The expected output is exactly the lines below, starting at the line with "Answer: 196430" and ending at the line with "Answer: 1/599 ≈ 0.0016694", both included; no other line belongs in it.

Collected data
▬▬▬

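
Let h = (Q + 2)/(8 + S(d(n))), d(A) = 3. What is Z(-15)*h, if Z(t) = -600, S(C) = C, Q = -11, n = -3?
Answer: 5400/11 ≈ 490.91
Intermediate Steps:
h = -9/11 (h = (-11 + 2)/(8 + 3) = -9/11 ≈ -0.81818)
Z(-15)*h = -600*(-9/11) = 5400/11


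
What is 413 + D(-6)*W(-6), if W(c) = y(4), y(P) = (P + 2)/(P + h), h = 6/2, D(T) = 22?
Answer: 3023/7 ≈ 431.86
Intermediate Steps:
h = 3 (h = 6*(1/2) = 3)
y(P) = (2 + P)/(3 + P) (y(P) = (P + 2)/(P + 3) = (2 + P)/(3 + P))
W(c) = 6/7 (W(c) = (2 + 4)/(3 + 4) = 6/7)
413 + D(-6)*W(-6) = 413 + 22*(6/7) = 413 + 132/7 = 3023/7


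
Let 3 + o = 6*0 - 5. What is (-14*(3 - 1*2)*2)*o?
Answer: 224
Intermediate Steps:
o = -8 (o = -3 + (6*0 - 5) = -3 + (0 - 5) = -3 - 5 = -8)
(-14*(3 - 1*2)*2)*o = (-14*(3 - 1*2)*2)*(-8) = (-14*(3 - 2)*2)*(-8) = (-14*1*2)*(-8) = -14*2*(-8) = -28*(-8) = 224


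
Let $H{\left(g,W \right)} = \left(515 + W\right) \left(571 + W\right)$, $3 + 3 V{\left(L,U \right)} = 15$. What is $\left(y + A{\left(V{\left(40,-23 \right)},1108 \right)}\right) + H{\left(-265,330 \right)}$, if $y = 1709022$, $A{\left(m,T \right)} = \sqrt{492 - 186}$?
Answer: $2470367 + 3 \sqrt{34} \approx 2.4704 \cdot 10^{6}$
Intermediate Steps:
$V{\left(L,U \right)} = 4$ ($V{\left(L,U \right)} = -1 + \frac{1}{3} \cdot 15 = -1 + 5 = 4$)
$A{\left(m,T \right)} = 3 \sqrt{34}$ ($A{\left(m,T \right)} = \sqrt{306} = 3 \sqrt{34}$)
$\left(y + A{\left(V{\left(40,-23 \right)},1108 \right)}\right) + H{\left(-265,330 \right)} = \left(1709022 + 3 \sqrt{34}\right) + \left(294065 + 330^{2} + 1086 \cdot 330\right) = \left(1709022 + 3 \sqrt{34}\right) + \left(294065 + 108900 + 358380\right) = \left(1709022 + 3 \sqrt{34}\right) + 761345 = 2470367 + 3 \sqrt{34}$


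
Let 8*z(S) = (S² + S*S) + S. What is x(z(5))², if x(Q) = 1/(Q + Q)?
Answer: 16/3025 ≈ 0.0052893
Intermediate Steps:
z(S) = S²/4 + S/8 (z(S) = ((S² + S*S) + S)/8 = ((S² + S²) + S)/8 = (2*S² + S)/8 = (S + 2*S²)/8 = S²/4 + S/8)
x(Q) = 1/(2*Q)
x(z(5))² = (1/(2*(((⅛)*5*(1 + 2*5)))))² = (1/(2*(((⅛)*5*(1 + 10)))))² = (1/(2*(((⅛)*5*11))))² = (1/(2*(55/8)))² = ((½)*(8/55))² = (4/55)² = 16/3025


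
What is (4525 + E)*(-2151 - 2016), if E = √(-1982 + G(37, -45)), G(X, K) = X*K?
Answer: -18855675 - 4167*I*√3647 ≈ -1.8856e+7 - 2.5165e+5*I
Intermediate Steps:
G(X, K) = K*X
E = I*√3647 (E = √(-1982 - 45*37) = √(-1982 - 1665) = √(-3647) = I*√3647 ≈ 60.39*I)
(4525 + E)*(-2151 - 2016) = (4525 + I*√3647)*(-2151 - 2016) = (4525 + I*√3647)*(-4167) = -18855675 - 4167*I*√3647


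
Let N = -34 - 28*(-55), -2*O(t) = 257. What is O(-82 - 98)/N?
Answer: -257/3012 ≈ -0.085325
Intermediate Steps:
O(t) = -257/2 (O(t) = -1/2*257 = -257/2)
N = 1506 (N = -34 + 1540 = 1506)
O(-82 - 98)/N = -257/2/1506 = -257/2*1/1506 = -257/3012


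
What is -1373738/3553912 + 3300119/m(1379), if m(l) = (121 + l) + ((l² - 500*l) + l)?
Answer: 33089517667/14204191310 ≈ 2.3296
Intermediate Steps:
m(l) = 121 + l² - 498*l (m(l) = (121 + l) + (l² - 499*l) = 121 + l² - 498*l)
-1373738/3553912 + 3300119/m(1379) = -1373738/3553912 + 3300119/(121 + 1379² - 498*1379) = -1373738*1/3553912 + 3300119/(121 + 1901641 - 686742) = -36151/93524 + 3300119/1215020 = 33089517667/14204191310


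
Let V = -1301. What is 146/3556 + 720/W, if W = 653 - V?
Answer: 711401/1737106 ≈ 0.40953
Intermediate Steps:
W = 1954 (W = 653 - 1*(-1301) = 653 + 1301 = 1954)
146/3556 + 720/W = 146/3556 + 720/1954 = 146*(1/3556) + 720*(1/1954) = 73/1778 + 360/977 = 711401/1737106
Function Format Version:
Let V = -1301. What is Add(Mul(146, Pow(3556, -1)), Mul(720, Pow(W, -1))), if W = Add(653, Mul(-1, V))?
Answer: Rational(711401, 1737106) ≈ 0.40953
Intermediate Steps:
W = 1954 (W = Add(653, Mul(-1, -1301)) = Add(653, 1301) = 1954)
Add(Mul(146, Pow(3556, -1)), Mul(720, Pow(W, -1))) = Add(Mul(146, Pow(3556, -1)), Mul(720, Pow(1954, -1))) = Add(Mul(146, Rational(1, 3556)), Mul(720, Rational(1, 1954))) = Add(Rational(73, 1778), Rational(360, 977)) = Rational(711401, 1737106)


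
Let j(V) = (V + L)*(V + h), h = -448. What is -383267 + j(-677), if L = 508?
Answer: -193142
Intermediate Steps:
j(V) = (-448 + V)*(508 + V) (j(V) = (V + 508)*(V - 448) = (508 + V)*(-448 + V) = (-448 + V)*(508 + V))
-383267 + j(-677) = -383267 + (-227584 + (-677)² + 60*(-677)) = -383267 + (-227584 + 458329 - 40620) = -383267 + 190125 = -193142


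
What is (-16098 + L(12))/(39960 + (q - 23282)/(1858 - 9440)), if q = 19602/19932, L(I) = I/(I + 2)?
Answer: -258010607520/640542002149 ≈ -0.40280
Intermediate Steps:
L(I) = I/(2 + I)
q = 297/302 (q = 19602*(1/19932) = 297/302 ≈ 0.98344)
(-16098 + L(12))/(39960 + (q - 23282)/(1858 - 9440)) = (-16098 + 12/(2 + 12))/(39960 + (297/302 - 23282)/(1858 - 9440)) = (-16098 + 12/14)/(39960 - 7030867/302/(-7582)) = (-16098 + 12*(1/14))/(39960 - 7030867/302*(-1/7582)) = (-16098 + 6/7)/(39960 + 7030867/2289764) = -112680/(7*91506000307/2289764) = -112680/7*2289764/91506000307 = -258010607520/640542002149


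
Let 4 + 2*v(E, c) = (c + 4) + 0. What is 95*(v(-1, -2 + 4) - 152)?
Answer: -14345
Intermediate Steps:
v(E, c) = c/2 (v(E, c) = -2 + ((c + 4) + 0)/2 = -2 + ((4 + c) + 0)/2 = -2 + (4 + c)/2 = -2 + (2 + c/2) = c/2)
95*(v(-1, -2 + 4) - 152) = 95*((-2 + 4)/2 - 152) = 95*((1/2)*2 - 152) = 95*(1 - 152) = 95*(-151) = -14345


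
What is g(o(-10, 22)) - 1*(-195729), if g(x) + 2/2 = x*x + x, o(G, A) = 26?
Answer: 196430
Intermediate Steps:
g(x) = -1 + x + x**2 (g(x) = -1 + (x*x + x) = -1 + (x**2 + x) = -1 + (x + x**2) = -1 + x + x**2)
g(o(-10, 22)) - 1*(-195729) = (-1 + 26 + 26**2) - 1*(-195729) = (-1 + 26 + 676) + 195729 = 701 + 195729 = 196430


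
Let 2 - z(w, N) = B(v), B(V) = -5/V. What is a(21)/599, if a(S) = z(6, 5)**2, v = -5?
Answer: 1/599 ≈ 0.0016694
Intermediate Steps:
z(w, N) = 1 (z(w, N) = 2 - (-5)/(-5) = 2 - (-5)*(-1)/5 = 2 - 1*1 = 2 - 1 = 1)
a(S) = 1 (a(S) = 1**2 = 1)
a(21)/599 = 1/599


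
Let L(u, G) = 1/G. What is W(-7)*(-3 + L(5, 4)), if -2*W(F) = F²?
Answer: 539/8 ≈ 67.375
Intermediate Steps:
W(F) = -F²/2
W(-7)*(-3 + L(5, 4)) = (-½*(-7)²)*(-3 + 1/4) = (-½*49)*(-3 + ¼) = -49/2*(-11/4) = 539/8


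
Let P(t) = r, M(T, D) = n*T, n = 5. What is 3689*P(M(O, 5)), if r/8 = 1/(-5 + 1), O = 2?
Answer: -7378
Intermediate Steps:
M(T, D) = 5*T
r = -2 (r = 8/(-5 + 1) = 8/(-4) = 8*(-¼) = -2)
P(t) = -2
3689*P(M(O, 5)) = 3689*(-2) = -7378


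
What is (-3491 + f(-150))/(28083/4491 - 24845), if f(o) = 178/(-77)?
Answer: 402670545/2863137508 ≈ 0.14064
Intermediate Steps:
f(o) = -178/77 (f(o) = 178*(-1/77) = -178/77)
(-3491 + f(-150))/(28083/4491 - 24845) = (-3491 - 178/77)/(28083/4491 - 24845) = -268985/(77*(28083*(1/4491) - 24845)) = -268985/(77*(9361/1497 - 24845)) = -268985/(77*(-37183604/1497)) = -268985/77*(-1497/37183604) = 402670545/2863137508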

▬▬▬

**WRITTEN RESPONSE:**
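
Answer: 196430
Intermediate Steps:
g(x) = -1 + x + x**2 (g(x) = -1 + (x*x + x) = -1 + (x**2 + x) = -1 + (x + x**2) = -1 + x + x**2)
g(o(-10, 22)) - 1*(-195729) = (-1 + 26 + 26**2) - 1*(-195729) = (-1 + 26 + 676) + 195729 = 701 + 195729 = 196430


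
Let 2 - z(w, N) = B(v), B(V) = -5/V. What is a(21)/599, if a(S) = z(6, 5)**2, v = -5?
Answer: 1/599 ≈ 0.0016694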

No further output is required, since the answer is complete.